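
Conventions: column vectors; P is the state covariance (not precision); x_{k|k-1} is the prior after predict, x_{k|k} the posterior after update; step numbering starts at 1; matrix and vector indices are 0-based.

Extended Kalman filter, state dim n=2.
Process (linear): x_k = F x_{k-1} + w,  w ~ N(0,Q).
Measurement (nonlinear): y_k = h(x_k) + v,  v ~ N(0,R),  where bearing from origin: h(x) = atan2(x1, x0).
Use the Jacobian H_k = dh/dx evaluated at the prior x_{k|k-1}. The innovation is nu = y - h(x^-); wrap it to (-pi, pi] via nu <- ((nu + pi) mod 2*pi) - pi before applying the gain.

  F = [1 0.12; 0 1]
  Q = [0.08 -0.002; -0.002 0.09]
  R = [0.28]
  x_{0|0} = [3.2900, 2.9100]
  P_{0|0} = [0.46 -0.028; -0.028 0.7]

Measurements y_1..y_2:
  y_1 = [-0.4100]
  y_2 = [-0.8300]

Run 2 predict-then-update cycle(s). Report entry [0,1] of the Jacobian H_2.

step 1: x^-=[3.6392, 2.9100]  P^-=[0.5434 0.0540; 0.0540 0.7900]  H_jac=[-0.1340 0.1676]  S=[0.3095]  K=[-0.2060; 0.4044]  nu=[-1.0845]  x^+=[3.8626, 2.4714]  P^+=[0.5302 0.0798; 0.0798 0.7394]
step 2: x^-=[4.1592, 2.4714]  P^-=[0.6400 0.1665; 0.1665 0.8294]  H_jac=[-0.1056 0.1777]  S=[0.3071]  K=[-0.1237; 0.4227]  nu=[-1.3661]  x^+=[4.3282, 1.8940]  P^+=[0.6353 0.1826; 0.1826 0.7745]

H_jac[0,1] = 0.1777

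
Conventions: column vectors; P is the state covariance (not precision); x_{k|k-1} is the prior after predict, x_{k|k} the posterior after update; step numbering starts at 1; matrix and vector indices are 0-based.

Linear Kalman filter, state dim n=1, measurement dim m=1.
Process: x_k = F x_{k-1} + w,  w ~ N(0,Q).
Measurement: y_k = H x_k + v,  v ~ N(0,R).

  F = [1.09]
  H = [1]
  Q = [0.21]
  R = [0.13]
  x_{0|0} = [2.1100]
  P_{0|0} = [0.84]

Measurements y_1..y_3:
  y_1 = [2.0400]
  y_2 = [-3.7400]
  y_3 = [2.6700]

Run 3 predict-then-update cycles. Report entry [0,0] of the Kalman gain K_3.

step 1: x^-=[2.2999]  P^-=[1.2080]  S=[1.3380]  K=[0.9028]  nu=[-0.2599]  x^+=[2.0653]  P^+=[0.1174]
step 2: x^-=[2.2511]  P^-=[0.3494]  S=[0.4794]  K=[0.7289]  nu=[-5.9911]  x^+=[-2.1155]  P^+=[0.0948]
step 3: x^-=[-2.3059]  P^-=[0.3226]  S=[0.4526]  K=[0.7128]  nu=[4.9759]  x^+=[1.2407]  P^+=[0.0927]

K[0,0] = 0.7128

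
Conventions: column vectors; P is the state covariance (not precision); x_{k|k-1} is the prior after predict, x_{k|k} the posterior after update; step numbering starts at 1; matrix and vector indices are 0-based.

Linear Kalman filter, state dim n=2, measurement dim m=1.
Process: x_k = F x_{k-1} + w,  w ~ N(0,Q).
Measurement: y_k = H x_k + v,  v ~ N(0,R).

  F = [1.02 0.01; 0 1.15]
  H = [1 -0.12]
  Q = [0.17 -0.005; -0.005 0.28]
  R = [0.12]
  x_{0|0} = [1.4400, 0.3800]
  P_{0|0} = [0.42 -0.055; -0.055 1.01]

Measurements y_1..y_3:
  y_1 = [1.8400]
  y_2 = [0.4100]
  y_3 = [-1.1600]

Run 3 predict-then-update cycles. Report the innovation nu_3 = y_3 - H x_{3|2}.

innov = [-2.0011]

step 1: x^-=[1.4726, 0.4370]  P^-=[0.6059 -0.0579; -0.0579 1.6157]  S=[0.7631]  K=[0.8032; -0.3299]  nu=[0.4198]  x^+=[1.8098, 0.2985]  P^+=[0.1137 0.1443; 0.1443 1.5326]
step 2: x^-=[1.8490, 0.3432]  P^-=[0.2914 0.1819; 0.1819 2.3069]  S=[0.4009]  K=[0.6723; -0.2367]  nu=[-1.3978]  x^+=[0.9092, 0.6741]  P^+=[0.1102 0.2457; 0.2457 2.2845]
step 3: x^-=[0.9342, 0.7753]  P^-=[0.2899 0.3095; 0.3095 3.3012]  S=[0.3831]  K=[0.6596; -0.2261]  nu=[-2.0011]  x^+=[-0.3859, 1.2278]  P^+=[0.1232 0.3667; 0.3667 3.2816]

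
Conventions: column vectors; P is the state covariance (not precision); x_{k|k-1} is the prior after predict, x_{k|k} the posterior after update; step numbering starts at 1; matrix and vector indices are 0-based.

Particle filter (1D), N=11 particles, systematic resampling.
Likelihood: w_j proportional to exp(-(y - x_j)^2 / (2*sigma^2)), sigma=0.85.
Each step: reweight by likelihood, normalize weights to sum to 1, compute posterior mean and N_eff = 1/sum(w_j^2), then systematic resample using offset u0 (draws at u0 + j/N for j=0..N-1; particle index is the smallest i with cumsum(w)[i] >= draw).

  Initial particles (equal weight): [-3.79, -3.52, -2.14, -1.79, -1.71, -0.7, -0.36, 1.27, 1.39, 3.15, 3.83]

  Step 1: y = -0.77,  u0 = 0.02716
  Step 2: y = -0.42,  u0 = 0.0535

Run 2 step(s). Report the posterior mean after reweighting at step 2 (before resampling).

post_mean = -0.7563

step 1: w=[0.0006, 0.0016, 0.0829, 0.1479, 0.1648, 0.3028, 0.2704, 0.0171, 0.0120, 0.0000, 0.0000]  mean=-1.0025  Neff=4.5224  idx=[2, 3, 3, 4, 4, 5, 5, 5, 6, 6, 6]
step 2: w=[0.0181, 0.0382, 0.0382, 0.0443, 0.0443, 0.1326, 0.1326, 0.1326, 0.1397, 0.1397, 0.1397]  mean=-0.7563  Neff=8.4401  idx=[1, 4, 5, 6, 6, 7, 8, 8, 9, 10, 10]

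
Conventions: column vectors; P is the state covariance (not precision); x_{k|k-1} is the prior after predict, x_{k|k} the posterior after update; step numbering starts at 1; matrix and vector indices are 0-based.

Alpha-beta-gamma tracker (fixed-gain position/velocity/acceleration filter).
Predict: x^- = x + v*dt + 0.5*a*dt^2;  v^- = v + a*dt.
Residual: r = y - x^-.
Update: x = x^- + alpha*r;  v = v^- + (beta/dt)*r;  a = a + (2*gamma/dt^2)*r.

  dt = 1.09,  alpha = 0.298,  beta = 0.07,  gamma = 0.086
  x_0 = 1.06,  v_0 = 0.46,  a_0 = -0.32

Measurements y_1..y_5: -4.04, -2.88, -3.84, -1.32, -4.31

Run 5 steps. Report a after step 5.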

####

Print, exactly and only, the lines running from the one with "a_0 = -0.32" to the end of the data above.

### [RESULT BELOW]
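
  x_0 = 1.06,  v_0 = 0.46,  a_0 = -0.32

Measurements y_1..y_5: -4.04, -2.88, -3.84, -1.32, -4.31

Run 5 steps. Report a after step 5.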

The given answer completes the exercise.